▶ [Your assignment]:
Below are records; write all of them out exactly.

▶ [Source information]:
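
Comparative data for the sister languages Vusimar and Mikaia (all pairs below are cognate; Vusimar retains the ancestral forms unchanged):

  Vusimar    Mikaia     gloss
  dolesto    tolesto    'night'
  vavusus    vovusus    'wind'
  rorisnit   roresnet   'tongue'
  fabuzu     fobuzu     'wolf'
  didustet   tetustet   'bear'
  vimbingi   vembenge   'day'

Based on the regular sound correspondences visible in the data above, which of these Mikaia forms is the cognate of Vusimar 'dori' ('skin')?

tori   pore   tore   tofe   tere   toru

tore

dolesto ~ tolesto — Vusimar d corresponds to Mikaia t word-initially before a back vowel.
vimbingi ~ vembenge — Vusimar i corresponds to Mikaia e word-finally.
Applying these to Vusimar 'dori':
  dori → tori   (d→t word-initially before a back vowel)
  tori → tore   (i→e word-finally)
So the Mikaia cognate is 'tore'.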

▶ [Response for this exercise]:
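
Comparative data for the sister languages Vusimar and Mikaia (all pairs below are cognate; Vusimar retains the ancestral forms unchanged):

  Vusimar    Mikaia     gloss
  dolesto    tolesto    'night'
  vavusus    vovusus    'wind'
  rorisnit   roresnet   'tongue'
  fabuzu     fobuzu     'wolf'
  didustet   tetustet   'bear'
  vimbingi   vembenge   'day'

Based on the regular sound correspondences visible in the data above, which of these Mikaia forms is the cognate of Vusimar 'dori' ('skin')?

tori   pore   tore   tofe   tere   toru

tore

dolesto ~ tolesto — Vusimar d corresponds to Mikaia t word-initially before a back vowel.
vimbingi ~ vembenge — Vusimar i corresponds to Mikaia e word-finally.
Applying these to Vusimar 'dori':
  dori → tori   (d→t word-initially before a back vowel)
  tori → tore   (i→e word-finally)
So the Mikaia cognate is 'tore'.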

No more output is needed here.